- Given records
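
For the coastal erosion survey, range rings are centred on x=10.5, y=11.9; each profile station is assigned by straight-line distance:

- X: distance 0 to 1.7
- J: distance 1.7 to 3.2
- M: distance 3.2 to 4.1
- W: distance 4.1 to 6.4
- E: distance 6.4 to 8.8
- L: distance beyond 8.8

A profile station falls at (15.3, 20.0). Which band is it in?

L

Distance = √((15.3−10.5)² + (20.0−11.9)²) = √(23.040 + 65.610) = 9.415.
8.8 ≤ 9.415 < ∞ → L.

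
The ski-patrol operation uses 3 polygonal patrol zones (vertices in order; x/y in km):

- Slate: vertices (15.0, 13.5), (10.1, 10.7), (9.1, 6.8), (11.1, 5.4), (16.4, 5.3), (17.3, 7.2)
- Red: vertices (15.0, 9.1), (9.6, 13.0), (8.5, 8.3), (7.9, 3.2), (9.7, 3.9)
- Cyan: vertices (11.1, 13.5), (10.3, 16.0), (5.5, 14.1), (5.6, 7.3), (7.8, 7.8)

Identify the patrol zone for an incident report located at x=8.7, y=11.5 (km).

Cast a ray rightward from (8.7, 11.5). For each polygon, the edges (by vertex number in listed order) whose endpoints lie on opposite sides of y = 11.5, where each meets that height, and whether that is right or left of the point:
Slate: 1–2 at x≈11.50 (right), 6–1 at x≈15.73 (right) → 2 crossings.
Red: 1–2 at x≈11.68 (right), 2–3 at x≈9.25 (right) → 2 crossings.
Cyan: 3–4 at x≈5.54 (left), 5–1 at x≈9.94 (right) → 1 crossing.
Only Cyan has an odd count, so the point is inside Cyan.

Cyan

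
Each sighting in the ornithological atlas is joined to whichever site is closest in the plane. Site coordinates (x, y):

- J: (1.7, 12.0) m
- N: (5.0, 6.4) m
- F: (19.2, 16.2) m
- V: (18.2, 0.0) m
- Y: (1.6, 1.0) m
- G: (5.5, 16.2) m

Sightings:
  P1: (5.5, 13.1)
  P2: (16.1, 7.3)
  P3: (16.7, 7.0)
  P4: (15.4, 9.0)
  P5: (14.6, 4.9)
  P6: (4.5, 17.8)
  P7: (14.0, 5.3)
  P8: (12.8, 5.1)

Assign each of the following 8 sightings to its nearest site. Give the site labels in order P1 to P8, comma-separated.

G, V, V, F, V, G, V, V

P1 → G (d²=9.61)
P2 → V (d²=57.70)
P3 → V (d²=51.25)
P4 → F (d²=66.28)
P5 → V (d²=36.97)
P6 → G (d²=3.56)
P7 → V (d²=45.73)
P8 → V (d²=55.17)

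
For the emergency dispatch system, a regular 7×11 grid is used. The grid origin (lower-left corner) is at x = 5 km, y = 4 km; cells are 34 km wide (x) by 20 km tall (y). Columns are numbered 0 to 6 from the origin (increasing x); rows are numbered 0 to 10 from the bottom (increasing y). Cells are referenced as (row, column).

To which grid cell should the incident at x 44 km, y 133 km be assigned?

Column index: ⌊(44 − 5) / 34⌋ = ⌊1.147⌋ = 1
Row offset from origin: ⌊(133 − 4) / 20⌋ = ⌊6.450⌋ = 6 → row 6

(6, 1)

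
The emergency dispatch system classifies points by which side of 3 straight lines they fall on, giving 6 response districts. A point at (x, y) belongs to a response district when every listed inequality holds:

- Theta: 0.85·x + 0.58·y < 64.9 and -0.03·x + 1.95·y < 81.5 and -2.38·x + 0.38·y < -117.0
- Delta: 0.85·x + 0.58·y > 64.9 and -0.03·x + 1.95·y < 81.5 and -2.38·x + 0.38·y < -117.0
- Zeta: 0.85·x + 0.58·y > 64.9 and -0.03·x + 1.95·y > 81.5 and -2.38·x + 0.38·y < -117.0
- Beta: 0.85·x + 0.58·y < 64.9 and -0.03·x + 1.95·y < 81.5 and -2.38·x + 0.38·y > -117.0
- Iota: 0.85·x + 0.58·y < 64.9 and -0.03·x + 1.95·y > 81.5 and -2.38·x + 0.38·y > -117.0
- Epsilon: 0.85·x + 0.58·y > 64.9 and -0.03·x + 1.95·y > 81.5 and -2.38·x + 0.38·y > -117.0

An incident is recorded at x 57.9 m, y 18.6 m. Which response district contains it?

Theta

0.85·57.9 + 0.58·18.6 = 60.003, which is < 64.9
-0.03·57.9 + 1.95·18.6 = 34.533, which is < 81.5
-2.38·57.9 + 0.38·18.6 = -130.734, which is < -117.0
This sign pattern matches Theta.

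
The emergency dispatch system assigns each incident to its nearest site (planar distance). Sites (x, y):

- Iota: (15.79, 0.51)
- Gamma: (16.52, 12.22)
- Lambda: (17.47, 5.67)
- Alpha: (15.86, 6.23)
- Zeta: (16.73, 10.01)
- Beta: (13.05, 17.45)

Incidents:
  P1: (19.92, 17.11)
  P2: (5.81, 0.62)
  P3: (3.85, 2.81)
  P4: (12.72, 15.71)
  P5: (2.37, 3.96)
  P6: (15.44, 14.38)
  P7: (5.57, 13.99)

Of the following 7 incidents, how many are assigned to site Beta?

P1 → Gamma
P2 → Iota
P3 → Iota
P4 → Beta
P5 → Alpha
P6 → Gamma
P7 → Beta
2 of the 7 go to Beta.

2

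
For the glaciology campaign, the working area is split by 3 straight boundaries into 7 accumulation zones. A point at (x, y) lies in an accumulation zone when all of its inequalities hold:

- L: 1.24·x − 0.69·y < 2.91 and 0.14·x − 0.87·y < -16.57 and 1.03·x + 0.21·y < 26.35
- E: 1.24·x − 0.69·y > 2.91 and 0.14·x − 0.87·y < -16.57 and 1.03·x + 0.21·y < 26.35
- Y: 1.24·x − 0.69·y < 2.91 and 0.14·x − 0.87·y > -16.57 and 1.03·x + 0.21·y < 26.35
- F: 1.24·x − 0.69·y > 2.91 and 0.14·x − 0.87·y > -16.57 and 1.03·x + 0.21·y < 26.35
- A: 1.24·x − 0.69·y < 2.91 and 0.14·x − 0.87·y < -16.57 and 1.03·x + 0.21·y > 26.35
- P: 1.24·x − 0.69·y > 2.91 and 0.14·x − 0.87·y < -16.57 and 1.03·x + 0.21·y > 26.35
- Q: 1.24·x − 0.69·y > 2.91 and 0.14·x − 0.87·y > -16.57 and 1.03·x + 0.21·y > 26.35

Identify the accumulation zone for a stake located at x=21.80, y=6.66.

F

1.24·21.80 − 0.69·6.66 = 22.437, which is > 2.91
0.14·21.80 − 0.87·6.66 = -2.742, which is > -16.57
1.03·21.80 + 0.21·6.66 = 23.853, which is < 26.35
This sign pattern matches F.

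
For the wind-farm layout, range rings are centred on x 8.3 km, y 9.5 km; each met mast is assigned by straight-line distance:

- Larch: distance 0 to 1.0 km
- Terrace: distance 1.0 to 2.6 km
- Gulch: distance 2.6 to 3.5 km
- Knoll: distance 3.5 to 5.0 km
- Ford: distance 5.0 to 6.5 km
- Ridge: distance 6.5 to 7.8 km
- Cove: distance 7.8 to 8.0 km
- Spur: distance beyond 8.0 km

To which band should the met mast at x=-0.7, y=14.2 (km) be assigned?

Spur

Distance = √((-0.7−8.3)² + (14.2−9.5)²) = √(81.000 + 22.090) = 10.153 km.
8.0 ≤ 10.153 < ∞ → Spur.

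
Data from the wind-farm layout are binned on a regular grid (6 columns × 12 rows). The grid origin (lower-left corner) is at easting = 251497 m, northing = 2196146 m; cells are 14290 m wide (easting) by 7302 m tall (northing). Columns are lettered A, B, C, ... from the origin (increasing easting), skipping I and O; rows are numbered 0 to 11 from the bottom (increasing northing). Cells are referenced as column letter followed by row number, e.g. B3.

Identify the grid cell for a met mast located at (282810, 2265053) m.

Column index: ⌊(282810 − 251497) / 14290⌋ = ⌊2.191⌋ = 2 → column C
Row offset from origin: ⌊(2265053 − 2196146) / 7302⌋ = ⌊9.437⌋ = 9 → row 9

C9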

- What you should do
Starting with the line with "A profile station" above and going on through the line with "- Cyan: vertices", transcribe every line exactly, both ends included, and add nothing.

- Result of the exercise
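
A profile station falls at (15.3, 20.0). Which band is it in?

L

Distance = √((15.3−10.5)² + (20.0−11.9)²) = √(23.040 + 65.610) = 9.415.
8.8 ≤ 9.415 < ∞ → L.

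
The ski-patrol operation uses 3 polygonal patrol zones (vertices in order; x/y in km):

- Slate: vertices (15.0, 13.5), (10.1, 10.7), (9.1, 6.8), (11.1, 5.4), (16.4, 5.3), (17.3, 7.2)
- Red: vertices (15.0, 9.1), (9.6, 13.0), (8.5, 8.3), (7.9, 3.2), (9.7, 3.9)
- Cyan: vertices (11.1, 13.5), (10.3, 16.0), (5.5, 14.1), (5.6, 7.3), (7.8, 7.8)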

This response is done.